BRIEF: Within the listing below, please copy exactly the lines between the line holding "start: 111010001" and the line holding "first 14 steps.", inclusive.

PROVIDED MATERIAL:
↓

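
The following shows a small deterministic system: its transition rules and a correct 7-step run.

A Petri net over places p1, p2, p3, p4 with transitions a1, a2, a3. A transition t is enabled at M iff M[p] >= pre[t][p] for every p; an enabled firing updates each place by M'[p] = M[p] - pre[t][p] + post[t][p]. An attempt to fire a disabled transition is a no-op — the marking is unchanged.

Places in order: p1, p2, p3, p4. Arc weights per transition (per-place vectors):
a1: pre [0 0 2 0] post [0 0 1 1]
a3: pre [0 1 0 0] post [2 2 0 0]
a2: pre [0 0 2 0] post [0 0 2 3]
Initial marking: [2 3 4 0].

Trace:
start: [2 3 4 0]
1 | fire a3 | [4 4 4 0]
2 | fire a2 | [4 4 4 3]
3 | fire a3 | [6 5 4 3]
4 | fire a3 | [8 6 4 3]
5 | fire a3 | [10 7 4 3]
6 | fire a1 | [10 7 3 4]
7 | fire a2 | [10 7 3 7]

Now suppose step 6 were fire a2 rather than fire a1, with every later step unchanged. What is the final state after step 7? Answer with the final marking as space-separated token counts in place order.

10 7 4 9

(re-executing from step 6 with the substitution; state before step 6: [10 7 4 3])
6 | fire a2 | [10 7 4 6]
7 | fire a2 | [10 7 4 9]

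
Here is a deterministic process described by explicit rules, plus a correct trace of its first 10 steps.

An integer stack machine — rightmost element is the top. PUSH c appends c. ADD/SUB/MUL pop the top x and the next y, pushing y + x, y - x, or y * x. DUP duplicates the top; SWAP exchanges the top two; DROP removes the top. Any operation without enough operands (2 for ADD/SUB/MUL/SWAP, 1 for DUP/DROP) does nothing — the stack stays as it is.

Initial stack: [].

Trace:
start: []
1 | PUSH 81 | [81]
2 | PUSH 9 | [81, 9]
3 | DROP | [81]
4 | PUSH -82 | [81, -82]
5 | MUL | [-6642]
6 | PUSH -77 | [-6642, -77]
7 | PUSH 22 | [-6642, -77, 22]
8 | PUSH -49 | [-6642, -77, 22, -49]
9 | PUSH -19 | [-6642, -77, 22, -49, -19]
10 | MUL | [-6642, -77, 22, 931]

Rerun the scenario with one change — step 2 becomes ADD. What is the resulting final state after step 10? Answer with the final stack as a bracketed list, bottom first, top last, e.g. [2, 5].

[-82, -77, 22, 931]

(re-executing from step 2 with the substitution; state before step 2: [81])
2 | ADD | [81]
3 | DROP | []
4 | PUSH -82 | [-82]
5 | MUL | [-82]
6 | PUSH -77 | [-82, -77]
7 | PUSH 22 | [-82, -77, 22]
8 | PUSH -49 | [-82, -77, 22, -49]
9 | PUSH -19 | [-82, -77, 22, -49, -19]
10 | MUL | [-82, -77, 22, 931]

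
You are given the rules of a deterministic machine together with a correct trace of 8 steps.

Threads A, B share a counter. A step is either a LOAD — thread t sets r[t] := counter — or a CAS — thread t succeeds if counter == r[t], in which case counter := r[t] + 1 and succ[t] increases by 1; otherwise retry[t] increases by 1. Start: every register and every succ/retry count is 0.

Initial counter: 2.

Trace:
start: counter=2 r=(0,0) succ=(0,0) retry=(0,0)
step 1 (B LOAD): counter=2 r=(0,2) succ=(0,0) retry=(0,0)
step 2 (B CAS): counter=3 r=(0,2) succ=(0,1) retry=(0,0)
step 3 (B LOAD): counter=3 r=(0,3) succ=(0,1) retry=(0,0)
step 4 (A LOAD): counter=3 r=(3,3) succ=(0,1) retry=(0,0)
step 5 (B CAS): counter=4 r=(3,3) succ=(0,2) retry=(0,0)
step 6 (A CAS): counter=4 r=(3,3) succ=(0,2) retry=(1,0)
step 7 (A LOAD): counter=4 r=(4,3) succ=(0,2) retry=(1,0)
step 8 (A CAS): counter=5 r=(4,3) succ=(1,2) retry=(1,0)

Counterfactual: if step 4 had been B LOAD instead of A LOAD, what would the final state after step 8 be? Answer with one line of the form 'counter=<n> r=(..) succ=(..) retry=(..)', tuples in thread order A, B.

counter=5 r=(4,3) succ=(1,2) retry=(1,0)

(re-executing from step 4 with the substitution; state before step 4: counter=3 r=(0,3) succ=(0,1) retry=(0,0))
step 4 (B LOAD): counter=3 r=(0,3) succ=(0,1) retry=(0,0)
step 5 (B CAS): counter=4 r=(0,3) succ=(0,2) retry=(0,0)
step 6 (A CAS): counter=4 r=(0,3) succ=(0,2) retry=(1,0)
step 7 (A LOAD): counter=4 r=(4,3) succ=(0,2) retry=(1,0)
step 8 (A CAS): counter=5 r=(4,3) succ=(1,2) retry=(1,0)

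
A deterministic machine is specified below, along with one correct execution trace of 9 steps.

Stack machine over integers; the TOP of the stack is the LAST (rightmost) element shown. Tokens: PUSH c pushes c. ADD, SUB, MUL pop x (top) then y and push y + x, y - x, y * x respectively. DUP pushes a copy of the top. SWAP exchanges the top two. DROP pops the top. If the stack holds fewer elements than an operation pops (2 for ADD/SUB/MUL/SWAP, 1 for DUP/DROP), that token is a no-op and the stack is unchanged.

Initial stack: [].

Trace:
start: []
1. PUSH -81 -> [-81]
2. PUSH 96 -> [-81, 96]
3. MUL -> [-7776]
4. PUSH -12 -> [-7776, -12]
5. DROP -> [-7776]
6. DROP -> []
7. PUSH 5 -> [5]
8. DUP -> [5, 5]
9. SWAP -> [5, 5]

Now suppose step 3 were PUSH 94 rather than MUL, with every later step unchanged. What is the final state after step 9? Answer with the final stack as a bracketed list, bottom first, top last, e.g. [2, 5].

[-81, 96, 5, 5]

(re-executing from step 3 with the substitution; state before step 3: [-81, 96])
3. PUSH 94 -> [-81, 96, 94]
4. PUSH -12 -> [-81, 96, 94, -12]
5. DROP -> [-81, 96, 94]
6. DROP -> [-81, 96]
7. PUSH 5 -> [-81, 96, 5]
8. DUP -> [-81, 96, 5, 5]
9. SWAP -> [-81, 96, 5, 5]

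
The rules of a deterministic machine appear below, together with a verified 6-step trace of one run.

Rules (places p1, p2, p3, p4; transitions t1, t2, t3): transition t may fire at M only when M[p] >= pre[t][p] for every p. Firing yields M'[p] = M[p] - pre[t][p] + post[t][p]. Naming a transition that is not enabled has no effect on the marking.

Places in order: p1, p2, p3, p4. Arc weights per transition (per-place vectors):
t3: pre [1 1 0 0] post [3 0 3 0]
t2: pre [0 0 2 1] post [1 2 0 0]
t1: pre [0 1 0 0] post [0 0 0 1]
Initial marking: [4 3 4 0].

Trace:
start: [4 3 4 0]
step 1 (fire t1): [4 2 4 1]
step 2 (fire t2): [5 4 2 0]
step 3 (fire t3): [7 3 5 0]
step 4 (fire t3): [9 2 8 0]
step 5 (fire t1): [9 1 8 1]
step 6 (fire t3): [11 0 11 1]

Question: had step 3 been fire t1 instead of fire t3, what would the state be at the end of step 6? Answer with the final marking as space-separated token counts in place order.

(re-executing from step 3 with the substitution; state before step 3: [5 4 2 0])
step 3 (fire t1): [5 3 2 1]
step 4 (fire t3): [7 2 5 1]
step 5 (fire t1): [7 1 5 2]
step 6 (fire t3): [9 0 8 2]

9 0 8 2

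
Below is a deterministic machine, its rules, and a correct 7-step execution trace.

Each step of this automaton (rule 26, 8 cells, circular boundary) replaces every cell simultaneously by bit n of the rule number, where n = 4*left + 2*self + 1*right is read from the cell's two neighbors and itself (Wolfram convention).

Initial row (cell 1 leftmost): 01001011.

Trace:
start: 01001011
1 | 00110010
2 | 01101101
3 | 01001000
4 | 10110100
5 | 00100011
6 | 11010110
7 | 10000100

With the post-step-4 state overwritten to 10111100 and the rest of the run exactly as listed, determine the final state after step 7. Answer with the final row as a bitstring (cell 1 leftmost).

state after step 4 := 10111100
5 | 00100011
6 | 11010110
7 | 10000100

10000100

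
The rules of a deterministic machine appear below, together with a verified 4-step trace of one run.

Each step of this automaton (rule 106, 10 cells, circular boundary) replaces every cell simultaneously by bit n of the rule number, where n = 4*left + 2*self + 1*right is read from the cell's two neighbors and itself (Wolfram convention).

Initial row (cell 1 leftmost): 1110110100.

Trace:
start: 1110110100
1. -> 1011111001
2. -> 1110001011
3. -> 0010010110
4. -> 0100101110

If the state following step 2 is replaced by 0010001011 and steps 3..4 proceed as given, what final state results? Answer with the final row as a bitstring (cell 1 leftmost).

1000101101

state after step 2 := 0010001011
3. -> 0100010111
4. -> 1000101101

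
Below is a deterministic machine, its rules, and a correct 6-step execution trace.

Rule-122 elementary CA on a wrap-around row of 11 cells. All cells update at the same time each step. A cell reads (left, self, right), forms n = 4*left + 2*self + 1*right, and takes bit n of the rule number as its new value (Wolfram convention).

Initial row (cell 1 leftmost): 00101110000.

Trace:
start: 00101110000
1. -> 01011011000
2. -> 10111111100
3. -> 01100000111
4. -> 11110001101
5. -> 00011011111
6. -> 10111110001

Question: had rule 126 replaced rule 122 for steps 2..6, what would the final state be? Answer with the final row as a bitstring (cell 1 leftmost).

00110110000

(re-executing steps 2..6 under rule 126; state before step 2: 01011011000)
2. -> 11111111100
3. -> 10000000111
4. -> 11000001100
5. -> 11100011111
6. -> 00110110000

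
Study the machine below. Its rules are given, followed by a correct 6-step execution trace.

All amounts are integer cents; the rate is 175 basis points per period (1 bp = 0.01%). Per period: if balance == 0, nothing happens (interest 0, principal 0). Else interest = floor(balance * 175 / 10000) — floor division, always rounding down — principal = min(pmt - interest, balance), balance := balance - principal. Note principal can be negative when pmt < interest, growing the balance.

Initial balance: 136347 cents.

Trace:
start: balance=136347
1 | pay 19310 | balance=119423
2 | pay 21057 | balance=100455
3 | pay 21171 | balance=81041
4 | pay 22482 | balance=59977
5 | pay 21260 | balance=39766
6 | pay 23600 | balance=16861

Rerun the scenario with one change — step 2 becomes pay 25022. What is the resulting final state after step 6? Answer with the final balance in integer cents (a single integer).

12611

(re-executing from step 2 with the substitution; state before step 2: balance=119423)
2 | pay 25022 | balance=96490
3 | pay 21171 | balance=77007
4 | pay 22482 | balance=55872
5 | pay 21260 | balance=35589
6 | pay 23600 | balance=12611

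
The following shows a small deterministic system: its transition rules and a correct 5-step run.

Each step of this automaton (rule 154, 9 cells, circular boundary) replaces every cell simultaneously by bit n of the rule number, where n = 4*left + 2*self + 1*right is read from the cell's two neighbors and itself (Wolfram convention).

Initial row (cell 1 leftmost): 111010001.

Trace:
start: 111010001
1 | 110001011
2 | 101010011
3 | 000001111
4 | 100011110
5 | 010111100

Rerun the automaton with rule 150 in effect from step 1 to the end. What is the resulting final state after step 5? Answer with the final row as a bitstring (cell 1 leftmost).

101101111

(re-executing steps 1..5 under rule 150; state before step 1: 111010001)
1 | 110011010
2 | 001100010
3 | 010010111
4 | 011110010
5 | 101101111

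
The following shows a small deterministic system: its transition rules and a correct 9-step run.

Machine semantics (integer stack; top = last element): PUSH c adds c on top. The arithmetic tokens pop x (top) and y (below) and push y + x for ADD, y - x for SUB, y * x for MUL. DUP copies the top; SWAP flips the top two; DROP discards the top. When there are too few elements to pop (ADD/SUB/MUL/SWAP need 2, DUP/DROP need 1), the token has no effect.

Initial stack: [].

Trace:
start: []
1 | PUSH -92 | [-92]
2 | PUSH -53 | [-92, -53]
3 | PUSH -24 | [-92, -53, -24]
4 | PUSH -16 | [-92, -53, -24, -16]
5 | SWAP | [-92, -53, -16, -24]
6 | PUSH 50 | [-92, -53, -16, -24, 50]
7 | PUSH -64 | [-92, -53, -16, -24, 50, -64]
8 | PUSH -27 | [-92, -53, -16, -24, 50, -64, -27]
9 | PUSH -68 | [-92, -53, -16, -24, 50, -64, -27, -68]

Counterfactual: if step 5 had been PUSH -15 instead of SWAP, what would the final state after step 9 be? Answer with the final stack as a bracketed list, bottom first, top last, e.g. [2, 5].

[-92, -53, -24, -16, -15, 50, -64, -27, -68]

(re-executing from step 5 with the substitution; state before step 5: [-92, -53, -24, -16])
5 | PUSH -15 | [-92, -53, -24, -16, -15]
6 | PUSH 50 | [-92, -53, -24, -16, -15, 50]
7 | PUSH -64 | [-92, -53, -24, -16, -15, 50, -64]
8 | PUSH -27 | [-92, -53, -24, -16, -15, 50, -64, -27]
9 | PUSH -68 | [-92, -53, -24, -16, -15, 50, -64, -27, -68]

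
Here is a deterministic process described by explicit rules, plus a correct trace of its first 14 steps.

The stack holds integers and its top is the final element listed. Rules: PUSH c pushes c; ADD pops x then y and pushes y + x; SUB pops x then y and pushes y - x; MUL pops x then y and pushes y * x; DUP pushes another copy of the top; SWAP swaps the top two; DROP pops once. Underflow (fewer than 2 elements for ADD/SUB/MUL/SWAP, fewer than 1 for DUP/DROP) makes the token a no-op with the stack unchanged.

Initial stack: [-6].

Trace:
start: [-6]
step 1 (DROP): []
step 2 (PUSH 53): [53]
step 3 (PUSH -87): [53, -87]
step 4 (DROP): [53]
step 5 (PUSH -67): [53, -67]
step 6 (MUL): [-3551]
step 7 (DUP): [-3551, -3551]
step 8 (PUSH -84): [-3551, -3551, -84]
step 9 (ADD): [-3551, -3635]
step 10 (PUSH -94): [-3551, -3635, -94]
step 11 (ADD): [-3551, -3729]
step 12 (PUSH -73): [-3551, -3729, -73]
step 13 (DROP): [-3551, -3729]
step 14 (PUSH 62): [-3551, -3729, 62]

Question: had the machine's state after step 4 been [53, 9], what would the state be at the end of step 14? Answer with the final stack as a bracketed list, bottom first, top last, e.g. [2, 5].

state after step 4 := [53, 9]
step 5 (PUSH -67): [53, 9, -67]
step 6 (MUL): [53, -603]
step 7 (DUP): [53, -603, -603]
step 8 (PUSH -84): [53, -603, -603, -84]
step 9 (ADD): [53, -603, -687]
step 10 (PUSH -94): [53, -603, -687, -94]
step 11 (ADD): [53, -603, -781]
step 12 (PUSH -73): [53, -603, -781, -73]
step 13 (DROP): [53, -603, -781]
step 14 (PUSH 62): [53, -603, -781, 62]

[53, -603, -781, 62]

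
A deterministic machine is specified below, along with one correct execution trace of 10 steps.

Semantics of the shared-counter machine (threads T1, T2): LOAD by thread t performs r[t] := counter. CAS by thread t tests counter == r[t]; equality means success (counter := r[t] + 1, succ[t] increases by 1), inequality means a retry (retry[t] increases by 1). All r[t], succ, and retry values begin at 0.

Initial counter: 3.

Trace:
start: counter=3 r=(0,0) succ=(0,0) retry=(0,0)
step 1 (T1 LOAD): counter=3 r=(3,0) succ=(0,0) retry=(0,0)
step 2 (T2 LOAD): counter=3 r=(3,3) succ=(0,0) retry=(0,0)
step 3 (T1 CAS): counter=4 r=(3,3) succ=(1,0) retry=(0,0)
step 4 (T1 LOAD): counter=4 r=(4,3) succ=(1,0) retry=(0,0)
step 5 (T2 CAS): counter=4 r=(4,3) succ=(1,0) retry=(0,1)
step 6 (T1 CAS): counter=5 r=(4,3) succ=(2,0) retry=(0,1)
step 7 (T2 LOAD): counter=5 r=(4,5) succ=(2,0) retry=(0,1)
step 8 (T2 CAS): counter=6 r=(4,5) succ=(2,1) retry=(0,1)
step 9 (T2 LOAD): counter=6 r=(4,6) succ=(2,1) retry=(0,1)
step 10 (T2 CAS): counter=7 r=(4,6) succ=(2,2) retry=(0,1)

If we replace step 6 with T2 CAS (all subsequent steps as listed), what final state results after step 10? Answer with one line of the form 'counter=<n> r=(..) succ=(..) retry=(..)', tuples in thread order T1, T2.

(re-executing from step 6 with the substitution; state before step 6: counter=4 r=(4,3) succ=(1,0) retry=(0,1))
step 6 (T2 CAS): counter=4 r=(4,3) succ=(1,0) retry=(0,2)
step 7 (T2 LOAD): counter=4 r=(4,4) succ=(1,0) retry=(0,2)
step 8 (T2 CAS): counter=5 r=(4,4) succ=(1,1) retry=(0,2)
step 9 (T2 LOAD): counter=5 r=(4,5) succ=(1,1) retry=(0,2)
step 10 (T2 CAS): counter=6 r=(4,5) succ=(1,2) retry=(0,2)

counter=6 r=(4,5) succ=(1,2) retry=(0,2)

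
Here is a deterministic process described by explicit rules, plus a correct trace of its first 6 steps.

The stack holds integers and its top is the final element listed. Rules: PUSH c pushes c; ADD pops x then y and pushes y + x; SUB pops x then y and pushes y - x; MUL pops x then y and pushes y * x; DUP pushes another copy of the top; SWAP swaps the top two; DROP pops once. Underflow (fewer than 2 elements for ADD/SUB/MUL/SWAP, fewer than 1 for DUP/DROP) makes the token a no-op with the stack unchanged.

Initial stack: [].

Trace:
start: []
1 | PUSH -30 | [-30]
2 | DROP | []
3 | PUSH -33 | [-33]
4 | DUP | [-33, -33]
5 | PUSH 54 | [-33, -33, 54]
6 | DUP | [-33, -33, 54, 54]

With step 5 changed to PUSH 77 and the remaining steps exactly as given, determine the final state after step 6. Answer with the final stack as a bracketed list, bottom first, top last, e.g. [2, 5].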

↑

RESULT:
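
start: 111010001
1 | 110001011
2 | 101010011
3 | 000001111
4 | 100011110
5 | 010111100

Rerun the automaton with rule 150 in effect from step 1 to the end. What is the resulting final state after step 5? Answer with the final row as a bitstring (cell 1 leftmost).

101101111

(re-executing steps 1..5 under rule 150; state before step 1: 111010001)
1 | 110011010
2 | 001100010
3 | 010010111
4 | 011110010
5 | 101101111

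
The following shows a small deterministic system: its transition rules and a correct 9-step run.

Machine semantics (integer stack; top = last element): PUSH c adds c on top. The arithmetic tokens pop x (top) and y (below) and push y + x for ADD, y - x for SUB, y * x for MUL. DUP copies the top; SWAP flips the top two; DROP discards the top. When there are too few elements to pop (ADD/SUB/MUL/SWAP need 2, DUP/DROP need 1), the token has no effect.

Initial stack: [].

Trace:
start: []
1 | PUSH -92 | [-92]
2 | PUSH -53 | [-92, -53]
3 | PUSH -24 | [-92, -53, -24]
4 | PUSH -16 | [-92, -53, -24, -16]
5 | SWAP | [-92, -53, -16, -24]
6 | PUSH 50 | [-92, -53, -16, -24, 50]
7 | PUSH -64 | [-92, -53, -16, -24, 50, -64]
8 | PUSH -27 | [-92, -53, -16, -24, 50, -64, -27]
9 | PUSH -68 | [-92, -53, -16, -24, 50, -64, -27, -68]

Counterfactual: if step 5 had been PUSH -15 instead of SWAP, what would the final state after step 9 be? Answer with the final stack as a bracketed list, bottom first, top last, e.g. [2, 5].

[-92, -53, -24, -16, -15, 50, -64, -27, -68]

(re-executing from step 5 with the substitution; state before step 5: [-92, -53, -24, -16])
5 | PUSH -15 | [-92, -53, -24, -16, -15]
6 | PUSH 50 | [-92, -53, -24, -16, -15, 50]
7 | PUSH -64 | [-92, -53, -24, -16, -15, 50, -64]
8 | PUSH -27 | [-92, -53, -24, -16, -15, 50, -64, -27]
9 | PUSH -68 | [-92, -53, -24, -16, -15, 50, -64, -27, -68]

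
Here is a deterministic process described by explicit rules, plus a correct trace of its first 14 steps.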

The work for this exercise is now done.